> _Assignment_: Look through the listing and locate every line containing the word "cycle"; copy those lines.

> _Data supplied_:
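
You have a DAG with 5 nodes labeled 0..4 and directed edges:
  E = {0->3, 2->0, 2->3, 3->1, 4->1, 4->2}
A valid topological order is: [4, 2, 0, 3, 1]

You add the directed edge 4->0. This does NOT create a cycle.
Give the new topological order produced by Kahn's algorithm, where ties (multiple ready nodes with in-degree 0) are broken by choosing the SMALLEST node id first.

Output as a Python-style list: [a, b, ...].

Answer: [4, 2, 0, 3, 1]

Derivation:
Old toposort: [4, 2, 0, 3, 1]
Added edge: 4->0
Position of 4 (0) < position of 0 (2). Old order still valid.
Run Kahn's algorithm (break ties by smallest node id):
  initial in-degrees: [2, 2, 1, 2, 0]
  ready (indeg=0): [4]
  pop 4: indeg[0]->1; indeg[1]->1; indeg[2]->0 | ready=[2] | order so far=[4]
  pop 2: indeg[0]->0; indeg[3]->1 | ready=[0] | order so far=[4, 2]
  pop 0: indeg[3]->0 | ready=[3] | order so far=[4, 2, 0]
  pop 3: indeg[1]->0 | ready=[1] | order so far=[4, 2, 0, 3]
  pop 1: no out-edges | ready=[] | order so far=[4, 2, 0, 3, 1]
  Result: [4, 2, 0, 3, 1]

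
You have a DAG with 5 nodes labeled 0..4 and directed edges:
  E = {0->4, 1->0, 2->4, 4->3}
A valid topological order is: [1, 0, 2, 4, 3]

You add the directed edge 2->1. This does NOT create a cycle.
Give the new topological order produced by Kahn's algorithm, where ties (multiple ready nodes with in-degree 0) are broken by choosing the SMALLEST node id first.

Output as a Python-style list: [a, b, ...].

Answer: [2, 1, 0, 4, 3]

Derivation:
Old toposort: [1, 0, 2, 4, 3]
Added edge: 2->1
Position of 2 (2) > position of 1 (0). Must reorder: 2 must now come before 1.
Run Kahn's algorithm (break ties by smallest node id):
  initial in-degrees: [1, 1, 0, 1, 2]
  ready (indeg=0): [2]
  pop 2: indeg[1]->0; indeg[4]->1 | ready=[1] | order so far=[2]
  pop 1: indeg[0]->0 | ready=[0] | order so far=[2, 1]
  pop 0: indeg[4]->0 | ready=[4] | order so far=[2, 1, 0]
  pop 4: indeg[3]->0 | ready=[3] | order so far=[2, 1, 0, 4]
  pop 3: no out-edges | ready=[] | order so far=[2, 1, 0, 4, 3]
  Result: [2, 1, 0, 4, 3]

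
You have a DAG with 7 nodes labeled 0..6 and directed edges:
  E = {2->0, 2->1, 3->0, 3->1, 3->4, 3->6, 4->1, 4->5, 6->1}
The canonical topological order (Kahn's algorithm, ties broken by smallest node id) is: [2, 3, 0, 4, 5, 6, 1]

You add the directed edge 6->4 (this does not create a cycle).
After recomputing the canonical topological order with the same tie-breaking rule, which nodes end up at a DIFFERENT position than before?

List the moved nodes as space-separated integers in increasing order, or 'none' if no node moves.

Answer: 1 4 5 6

Derivation:
Old toposort: [2, 3, 0, 4, 5, 6, 1]
Added edge 6->4
Recompute Kahn (smallest-id tiebreak):
  initial in-degrees: [2, 4, 0, 0, 2, 1, 1]
  ready (indeg=0): [2, 3]
  pop 2: indeg[0]->1; indeg[1]->3 | ready=[3] | order so far=[2]
  pop 3: indeg[0]->0; indeg[1]->2; indeg[4]->1; indeg[6]->0 | ready=[0, 6] | order so far=[2, 3]
  pop 0: no out-edges | ready=[6] | order so far=[2, 3, 0]
  pop 6: indeg[1]->1; indeg[4]->0 | ready=[4] | order so far=[2, 3, 0, 6]
  pop 4: indeg[1]->0; indeg[5]->0 | ready=[1, 5] | order so far=[2, 3, 0, 6, 4]
  pop 1: no out-edges | ready=[5] | order so far=[2, 3, 0, 6, 4, 1]
  pop 5: no out-edges | ready=[] | order so far=[2, 3, 0, 6, 4, 1, 5]
New canonical toposort: [2, 3, 0, 6, 4, 1, 5]
Compare positions:
  Node 0: index 2 -> 2 (same)
  Node 1: index 6 -> 5 (moved)
  Node 2: index 0 -> 0 (same)
  Node 3: index 1 -> 1 (same)
  Node 4: index 3 -> 4 (moved)
  Node 5: index 4 -> 6 (moved)
  Node 6: index 5 -> 3 (moved)
Nodes that changed position: 1 4 5 6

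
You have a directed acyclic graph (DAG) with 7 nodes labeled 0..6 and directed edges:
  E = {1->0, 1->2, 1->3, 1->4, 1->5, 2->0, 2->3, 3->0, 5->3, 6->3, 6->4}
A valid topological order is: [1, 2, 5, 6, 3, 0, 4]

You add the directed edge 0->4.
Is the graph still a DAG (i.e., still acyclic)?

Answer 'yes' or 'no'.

Answer: yes

Derivation:
Given toposort: [1, 2, 5, 6, 3, 0, 4]
Position of 0: index 5; position of 4: index 6
New edge 0->4: forward
Forward edge: respects the existing order. Still a DAG, same toposort still valid.
Still a DAG? yes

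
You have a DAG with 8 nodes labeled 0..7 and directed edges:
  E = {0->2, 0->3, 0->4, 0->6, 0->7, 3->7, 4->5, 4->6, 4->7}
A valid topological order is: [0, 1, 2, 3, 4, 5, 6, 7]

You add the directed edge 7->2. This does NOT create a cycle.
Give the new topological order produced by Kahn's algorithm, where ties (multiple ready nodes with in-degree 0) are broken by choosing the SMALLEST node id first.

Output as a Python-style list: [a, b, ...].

Old toposort: [0, 1, 2, 3, 4, 5, 6, 7]
Added edge: 7->2
Position of 7 (7) > position of 2 (2). Must reorder: 7 must now come before 2.
Run Kahn's algorithm (break ties by smallest node id):
  initial in-degrees: [0, 0, 2, 1, 1, 1, 2, 3]
  ready (indeg=0): [0, 1]
  pop 0: indeg[2]->1; indeg[3]->0; indeg[4]->0; indeg[6]->1; indeg[7]->2 | ready=[1, 3, 4] | order so far=[0]
  pop 1: no out-edges | ready=[3, 4] | order so far=[0, 1]
  pop 3: indeg[7]->1 | ready=[4] | order so far=[0, 1, 3]
  pop 4: indeg[5]->0; indeg[6]->0; indeg[7]->0 | ready=[5, 6, 7] | order so far=[0, 1, 3, 4]
  pop 5: no out-edges | ready=[6, 7] | order so far=[0, 1, 3, 4, 5]
  pop 6: no out-edges | ready=[7] | order so far=[0, 1, 3, 4, 5, 6]
  pop 7: indeg[2]->0 | ready=[2] | order so far=[0, 1, 3, 4, 5, 6, 7]
  pop 2: no out-edges | ready=[] | order so far=[0, 1, 3, 4, 5, 6, 7, 2]
  Result: [0, 1, 3, 4, 5, 6, 7, 2]

Answer: [0, 1, 3, 4, 5, 6, 7, 2]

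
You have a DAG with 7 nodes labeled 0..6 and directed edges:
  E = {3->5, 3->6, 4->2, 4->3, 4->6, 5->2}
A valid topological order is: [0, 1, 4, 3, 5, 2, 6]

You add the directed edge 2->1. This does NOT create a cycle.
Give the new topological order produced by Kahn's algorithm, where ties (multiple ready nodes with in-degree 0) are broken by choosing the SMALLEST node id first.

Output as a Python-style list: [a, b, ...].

Answer: [0, 4, 3, 5, 2, 1, 6]

Derivation:
Old toposort: [0, 1, 4, 3, 5, 2, 6]
Added edge: 2->1
Position of 2 (5) > position of 1 (1). Must reorder: 2 must now come before 1.
Run Kahn's algorithm (break ties by smallest node id):
  initial in-degrees: [0, 1, 2, 1, 0, 1, 2]
  ready (indeg=0): [0, 4]
  pop 0: no out-edges | ready=[4] | order so far=[0]
  pop 4: indeg[2]->1; indeg[3]->0; indeg[6]->1 | ready=[3] | order so far=[0, 4]
  pop 3: indeg[5]->0; indeg[6]->0 | ready=[5, 6] | order so far=[0, 4, 3]
  pop 5: indeg[2]->0 | ready=[2, 6] | order so far=[0, 4, 3, 5]
  pop 2: indeg[1]->0 | ready=[1, 6] | order so far=[0, 4, 3, 5, 2]
  pop 1: no out-edges | ready=[6] | order so far=[0, 4, 3, 5, 2, 1]
  pop 6: no out-edges | ready=[] | order so far=[0, 4, 3, 5, 2, 1, 6]
  Result: [0, 4, 3, 5, 2, 1, 6]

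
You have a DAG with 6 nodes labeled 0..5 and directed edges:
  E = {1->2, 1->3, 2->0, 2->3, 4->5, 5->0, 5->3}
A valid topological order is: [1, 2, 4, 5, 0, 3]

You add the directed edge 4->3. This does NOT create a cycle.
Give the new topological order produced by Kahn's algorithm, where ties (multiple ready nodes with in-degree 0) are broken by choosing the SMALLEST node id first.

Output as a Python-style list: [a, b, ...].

Answer: [1, 2, 4, 5, 0, 3]

Derivation:
Old toposort: [1, 2, 4, 5, 0, 3]
Added edge: 4->3
Position of 4 (2) < position of 3 (5). Old order still valid.
Run Kahn's algorithm (break ties by smallest node id):
  initial in-degrees: [2, 0, 1, 4, 0, 1]
  ready (indeg=0): [1, 4]
  pop 1: indeg[2]->0; indeg[3]->3 | ready=[2, 4] | order so far=[1]
  pop 2: indeg[0]->1; indeg[3]->2 | ready=[4] | order so far=[1, 2]
  pop 4: indeg[3]->1; indeg[5]->0 | ready=[5] | order so far=[1, 2, 4]
  pop 5: indeg[0]->0; indeg[3]->0 | ready=[0, 3] | order so far=[1, 2, 4, 5]
  pop 0: no out-edges | ready=[3] | order so far=[1, 2, 4, 5, 0]
  pop 3: no out-edges | ready=[] | order so far=[1, 2, 4, 5, 0, 3]
  Result: [1, 2, 4, 5, 0, 3]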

> _Task output_:
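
You add the directed edge 4->0. This does NOT create a cycle.
You add the directed edge 2->1. This does NOT create a cycle.
You add the directed edge 6->4 (this does not create a cycle).
You add the directed edge 7->2. This does NOT create a cycle.
You add the directed edge 2->1. This does NOT create a cycle.
You add the directed edge 4->3. This does NOT create a cycle.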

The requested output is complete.